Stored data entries
────────────────────────────────────────

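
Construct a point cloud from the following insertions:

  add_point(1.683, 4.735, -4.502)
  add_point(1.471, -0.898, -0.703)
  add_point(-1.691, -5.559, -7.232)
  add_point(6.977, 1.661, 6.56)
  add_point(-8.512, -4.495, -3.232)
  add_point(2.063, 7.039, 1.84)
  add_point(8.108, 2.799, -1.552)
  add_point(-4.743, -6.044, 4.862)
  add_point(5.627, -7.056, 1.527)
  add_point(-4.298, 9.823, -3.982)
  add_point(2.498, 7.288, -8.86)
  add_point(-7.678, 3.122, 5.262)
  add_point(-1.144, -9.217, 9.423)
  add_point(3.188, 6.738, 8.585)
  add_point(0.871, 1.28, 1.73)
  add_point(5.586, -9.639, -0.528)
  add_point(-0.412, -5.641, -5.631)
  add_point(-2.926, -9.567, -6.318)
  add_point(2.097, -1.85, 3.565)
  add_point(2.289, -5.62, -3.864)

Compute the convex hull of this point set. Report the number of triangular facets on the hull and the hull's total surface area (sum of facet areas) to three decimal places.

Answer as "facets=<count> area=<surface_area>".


facets=22 area=1033.088

13 of the 20 inputs are extreme points: [2, 3, 4, 6, 7, 8, 9, 10, 11, 12, 13, 15, 17].

Facet areas (half cross-product norm):
  f1: (p10, p9, p4) → 65.2832
  f2: (p10, p15, p6) → 60.4341
  f3: (p11, p9, p4) → 66.9805
  f4: (p8, p15, p12) → 16.7508
  f5: (p17, p12, p4) → 61.3445
  f6: (p17, p15, p12) → 61.8745
  f7: (p7, p12, p4) → 11.5100
  f8: (p7, p11, p4) → 42.2335
  f9: (p7, p11, p12) → 25.6702
  f10: (p13, p11, p12) → 84.5042
  f11: (p13, p11, p9) → 69.3629
  f12: (p13, p10, p6) → 59.4463
  f13: (p13, p10, p9) → 65.3244
  f14: (p2, p10, p15) → 70.9573
  f15: (p2, p17, p15) → 21.9567
  f16: (p2, p10, p4) → 53.2297
  f17: (p2, p17, p4) → 16.6718
  f18: (p3, p13, p6) → 26.4649
  f19: (p3, p15, p6) → 51.0987
  f20: (p3, p8, p15) → 3.1831
  f21: (p3, p8, p12) → 53.6244
  f22: (p3, p13, p12) → 45.1822
Σ area = 1033.088

Euler characteristic 13−33+22 = 2 ✓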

────────────────────────────────────────

[What the task asks]:
Return every record above. Copy each one exactly.

[Solution to the exercise]:
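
Construct a point cloud from the following insertions:

  add_point(1.683, 4.735, -4.502)
  add_point(1.471, -0.898, -0.703)
  add_point(-1.691, -5.559, -7.232)
  add_point(6.977, 1.661, 6.56)
  add_point(-8.512, -4.495, -3.232)
  add_point(2.063, 7.039, 1.84)
  add_point(8.108, 2.799, -1.552)
  add_point(-4.743, -6.044, 4.862)
  add_point(5.627, -7.056, 1.527)
  add_point(-4.298, 9.823, -3.982)
  add_point(2.498, 7.288, -8.86)
  add_point(-7.678, 3.122, 5.262)
  add_point(-1.144, -9.217, 9.423)
  add_point(3.188, 6.738, 8.585)
  add_point(0.871, 1.28, 1.73)
  add_point(5.586, -9.639, -0.528)
  add_point(-0.412, -5.641, -5.631)
  add_point(-2.926, -9.567, -6.318)
  add_point(2.097, -1.85, 3.565)
  add_point(2.289, -5.62, -3.864)

Compute the convex hull of this point set. Report the number of triangular facets on the hull and the hull's total surface area (sum of facet areas) to three decimal places.

Answer as "facets=<count> area=<surface_area>".


facets=22 area=1033.088

13 of the 20 inputs are extreme points: [2, 3, 4, 6, 7, 8, 9, 10, 11, 12, 13, 15, 17].

Facet areas (half cross-product norm):
  f1: (p10, p9, p4) → 65.2832
  f2: (p10, p15, p6) → 60.4341
  f3: (p11, p9, p4) → 66.9805
  f4: (p8, p15, p12) → 16.7508
  f5: (p17, p12, p4) → 61.3445
  f6: (p17, p15, p12) → 61.8745
  f7: (p7, p12, p4) → 11.5100
  f8: (p7, p11, p4) → 42.2335
  f9: (p7, p11, p12) → 25.6702
  f10: (p13, p11, p12) → 84.5042
  f11: (p13, p11, p9) → 69.3629
  f12: (p13, p10, p6) → 59.4463
  f13: (p13, p10, p9) → 65.3244
  f14: (p2, p10, p15) → 70.9573
  f15: (p2, p17, p15) → 21.9567
  f16: (p2, p10, p4) → 53.2297
  f17: (p2, p17, p4) → 16.6718
  f18: (p3, p13, p6) → 26.4649
  f19: (p3, p15, p6) → 51.0987
  f20: (p3, p8, p15) → 3.1831
  f21: (p3, p8, p12) → 53.6244
  f22: (p3, p13, p12) → 45.1822
Σ area = 1033.088

Euler characteristic 13−33+22 = 2 ✓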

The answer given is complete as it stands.